WORK TO COMPLETE: Return only that part of the material below which starts with the line containing "particle 1: x=(-1.2800, -1.9700), v=(0.4300, 0.3800)" and goes on through the line containing "particle 2: x=(-0.1300, 1.6200), v=(-0.9000, -0.9300)", restated exactly.

STORED DATA:

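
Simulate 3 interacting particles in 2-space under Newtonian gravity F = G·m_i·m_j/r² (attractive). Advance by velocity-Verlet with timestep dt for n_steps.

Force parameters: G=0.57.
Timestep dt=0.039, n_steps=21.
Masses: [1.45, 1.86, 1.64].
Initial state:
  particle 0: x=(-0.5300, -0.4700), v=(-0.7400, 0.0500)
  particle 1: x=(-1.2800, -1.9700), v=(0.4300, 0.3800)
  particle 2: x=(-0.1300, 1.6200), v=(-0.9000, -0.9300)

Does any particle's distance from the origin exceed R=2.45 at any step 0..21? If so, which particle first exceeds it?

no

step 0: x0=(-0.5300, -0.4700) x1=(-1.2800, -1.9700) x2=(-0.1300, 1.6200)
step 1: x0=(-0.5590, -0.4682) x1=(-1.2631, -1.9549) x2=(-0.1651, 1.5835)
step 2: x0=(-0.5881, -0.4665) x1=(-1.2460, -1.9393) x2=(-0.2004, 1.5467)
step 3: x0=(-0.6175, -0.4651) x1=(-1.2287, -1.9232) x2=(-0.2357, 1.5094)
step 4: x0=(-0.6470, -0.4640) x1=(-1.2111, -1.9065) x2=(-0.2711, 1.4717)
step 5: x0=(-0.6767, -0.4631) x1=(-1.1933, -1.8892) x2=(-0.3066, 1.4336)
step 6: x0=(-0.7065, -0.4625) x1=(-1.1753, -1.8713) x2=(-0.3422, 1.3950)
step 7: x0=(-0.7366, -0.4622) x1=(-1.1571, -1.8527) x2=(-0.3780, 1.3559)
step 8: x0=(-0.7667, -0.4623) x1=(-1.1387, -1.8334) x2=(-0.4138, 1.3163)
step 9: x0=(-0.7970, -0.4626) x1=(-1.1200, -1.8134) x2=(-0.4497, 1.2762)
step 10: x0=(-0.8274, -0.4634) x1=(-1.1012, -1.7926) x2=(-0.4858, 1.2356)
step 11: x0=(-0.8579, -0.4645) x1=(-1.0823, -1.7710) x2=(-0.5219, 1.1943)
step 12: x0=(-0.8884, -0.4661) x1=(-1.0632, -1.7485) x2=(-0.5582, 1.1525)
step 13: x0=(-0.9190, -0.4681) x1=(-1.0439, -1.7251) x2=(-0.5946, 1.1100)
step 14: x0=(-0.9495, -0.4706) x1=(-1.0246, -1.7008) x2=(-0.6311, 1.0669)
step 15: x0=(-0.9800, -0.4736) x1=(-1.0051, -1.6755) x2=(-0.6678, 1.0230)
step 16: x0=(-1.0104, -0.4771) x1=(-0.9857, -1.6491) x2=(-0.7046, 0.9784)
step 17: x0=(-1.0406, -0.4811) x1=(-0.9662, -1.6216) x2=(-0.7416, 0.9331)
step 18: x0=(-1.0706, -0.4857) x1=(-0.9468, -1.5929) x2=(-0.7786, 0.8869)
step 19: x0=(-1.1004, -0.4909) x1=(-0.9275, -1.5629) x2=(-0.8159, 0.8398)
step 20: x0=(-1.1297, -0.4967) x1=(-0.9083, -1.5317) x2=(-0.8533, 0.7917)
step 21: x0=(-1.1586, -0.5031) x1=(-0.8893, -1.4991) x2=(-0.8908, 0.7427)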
---
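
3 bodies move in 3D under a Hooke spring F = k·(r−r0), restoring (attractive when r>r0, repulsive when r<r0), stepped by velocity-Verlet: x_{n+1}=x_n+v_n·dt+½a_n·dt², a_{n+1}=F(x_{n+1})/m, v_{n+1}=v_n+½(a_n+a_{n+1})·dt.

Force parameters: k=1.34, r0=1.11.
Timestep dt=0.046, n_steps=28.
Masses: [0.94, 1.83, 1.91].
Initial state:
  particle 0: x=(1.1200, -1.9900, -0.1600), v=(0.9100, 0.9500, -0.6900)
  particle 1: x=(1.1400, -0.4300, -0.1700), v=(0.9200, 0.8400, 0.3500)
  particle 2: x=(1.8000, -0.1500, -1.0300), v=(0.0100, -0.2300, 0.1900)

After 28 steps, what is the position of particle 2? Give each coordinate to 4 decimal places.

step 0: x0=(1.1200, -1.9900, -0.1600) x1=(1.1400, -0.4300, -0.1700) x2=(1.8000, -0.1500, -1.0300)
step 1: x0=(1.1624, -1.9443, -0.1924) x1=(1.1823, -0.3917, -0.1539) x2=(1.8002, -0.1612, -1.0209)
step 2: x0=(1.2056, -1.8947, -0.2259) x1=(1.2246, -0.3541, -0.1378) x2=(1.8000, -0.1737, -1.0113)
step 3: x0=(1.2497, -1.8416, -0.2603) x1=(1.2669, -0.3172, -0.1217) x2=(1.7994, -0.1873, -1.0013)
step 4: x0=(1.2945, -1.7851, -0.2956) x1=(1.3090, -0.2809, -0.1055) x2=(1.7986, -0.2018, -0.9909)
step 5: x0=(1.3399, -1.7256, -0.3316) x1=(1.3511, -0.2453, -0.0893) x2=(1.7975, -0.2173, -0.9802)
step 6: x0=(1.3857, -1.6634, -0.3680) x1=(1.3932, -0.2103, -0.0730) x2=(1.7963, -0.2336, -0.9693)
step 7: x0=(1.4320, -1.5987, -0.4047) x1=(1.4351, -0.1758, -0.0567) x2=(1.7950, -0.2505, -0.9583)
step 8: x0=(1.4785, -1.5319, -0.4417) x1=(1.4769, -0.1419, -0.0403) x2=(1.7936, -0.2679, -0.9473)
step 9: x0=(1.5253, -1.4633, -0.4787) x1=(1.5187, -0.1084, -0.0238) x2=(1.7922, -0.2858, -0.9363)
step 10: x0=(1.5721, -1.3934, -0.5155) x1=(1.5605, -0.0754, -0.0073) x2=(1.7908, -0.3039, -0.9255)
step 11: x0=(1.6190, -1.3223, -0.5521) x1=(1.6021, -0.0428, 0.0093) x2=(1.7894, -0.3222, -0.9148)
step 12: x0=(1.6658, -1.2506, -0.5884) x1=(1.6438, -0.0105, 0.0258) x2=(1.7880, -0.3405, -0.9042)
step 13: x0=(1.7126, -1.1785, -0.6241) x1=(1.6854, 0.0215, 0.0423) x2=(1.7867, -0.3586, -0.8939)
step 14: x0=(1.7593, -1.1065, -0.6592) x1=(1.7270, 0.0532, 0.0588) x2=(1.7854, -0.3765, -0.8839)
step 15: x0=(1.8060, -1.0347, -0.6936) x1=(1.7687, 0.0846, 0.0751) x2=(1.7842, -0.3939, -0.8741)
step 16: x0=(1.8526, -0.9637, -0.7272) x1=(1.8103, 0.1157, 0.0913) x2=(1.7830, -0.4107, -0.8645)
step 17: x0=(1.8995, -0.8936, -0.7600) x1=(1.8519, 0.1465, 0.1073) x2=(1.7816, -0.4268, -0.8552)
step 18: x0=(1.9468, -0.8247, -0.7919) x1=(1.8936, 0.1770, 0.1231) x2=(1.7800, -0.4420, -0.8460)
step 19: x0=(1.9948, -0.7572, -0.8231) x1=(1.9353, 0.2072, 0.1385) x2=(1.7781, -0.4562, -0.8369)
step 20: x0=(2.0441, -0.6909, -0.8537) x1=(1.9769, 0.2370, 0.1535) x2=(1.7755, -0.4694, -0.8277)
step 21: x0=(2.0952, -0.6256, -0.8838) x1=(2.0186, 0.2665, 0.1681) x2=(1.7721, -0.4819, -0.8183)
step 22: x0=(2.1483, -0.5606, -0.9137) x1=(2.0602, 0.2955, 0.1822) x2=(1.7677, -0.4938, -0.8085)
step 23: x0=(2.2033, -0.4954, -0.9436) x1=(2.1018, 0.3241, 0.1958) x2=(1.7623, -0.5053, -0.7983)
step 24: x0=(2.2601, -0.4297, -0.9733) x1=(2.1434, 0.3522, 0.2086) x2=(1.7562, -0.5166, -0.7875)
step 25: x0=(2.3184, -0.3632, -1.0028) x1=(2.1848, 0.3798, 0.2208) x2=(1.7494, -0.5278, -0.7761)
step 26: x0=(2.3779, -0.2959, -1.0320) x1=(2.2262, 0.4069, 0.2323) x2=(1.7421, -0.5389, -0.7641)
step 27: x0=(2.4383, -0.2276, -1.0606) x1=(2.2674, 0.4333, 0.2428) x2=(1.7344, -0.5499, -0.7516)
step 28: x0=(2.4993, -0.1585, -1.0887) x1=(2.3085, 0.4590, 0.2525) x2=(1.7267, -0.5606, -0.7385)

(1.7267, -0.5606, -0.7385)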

ANSWER SPACE:
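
  particle 1: x=(-1.2800, -1.9700), v=(0.4300, 0.3800)
  particle 2: x=(-0.1300, 1.6200), v=(-0.9000, -0.9300)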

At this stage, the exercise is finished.